• _Work request_
From the entries that follow, gather each line holding the word "over".

Dataset records:
···

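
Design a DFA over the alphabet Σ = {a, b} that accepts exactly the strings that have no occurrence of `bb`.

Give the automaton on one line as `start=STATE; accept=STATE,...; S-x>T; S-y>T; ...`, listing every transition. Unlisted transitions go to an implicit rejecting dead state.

This is the complement of 'contains `bb`'. Use the same substring-matching states — S0 through S2 holding how much of `bb` has just been matched — but flip the accepting set: everything except the trap S2 accepts.
With 3 states:
        a   b  
>* S0   S0  S1 
 * S1   S0  S2 
   S2   S2  S2 
(> = start, * = accepting)

start=S0; accept=S0,S1; S0-a>S0; S0-b>S1; S1-a>S0; S1-b>S2; S2-a>S2; S2-b>S2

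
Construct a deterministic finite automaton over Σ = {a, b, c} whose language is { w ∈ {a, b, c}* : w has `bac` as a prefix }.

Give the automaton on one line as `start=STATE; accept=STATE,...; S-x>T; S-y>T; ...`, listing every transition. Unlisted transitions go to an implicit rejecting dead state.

Check the first 3 symbols one by one: q0 through q2 record how many have matched `bac` so far; any wrong symbol goes to the dead state q4. After all 3 match we enter the accepting sink q3.
        a   b   c  
>  q0   q4  q1  q4 
   q1   q2  q4  q4 
   q2   q4  q4  q3 
 * q3   q3  q3  q3 
   q4   q4  q4  q4 
(> = start, * = accepting)

start=q0; accept=q3; q0-a>q4; q0-b>q1; q0-c>q4; q1-a>q2; q1-b>q4; q1-c>q4; q2-a>q4; q2-b>q4; q2-c>q3; q3-a>q3; q3-b>q3; q3-c>q3; q4-a>q4; q4-b>q4; q4-c>q4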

···

• _Task solution_
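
Design a DFA over the alphabet Σ = {a, b} that accepts exactly the strings that have no occurrence of `bb`.
Construct a deterministic finite automaton over Σ = {a, b, c} whose language is { w ∈ {a, b, c}* : w has `bac` as a prefix }.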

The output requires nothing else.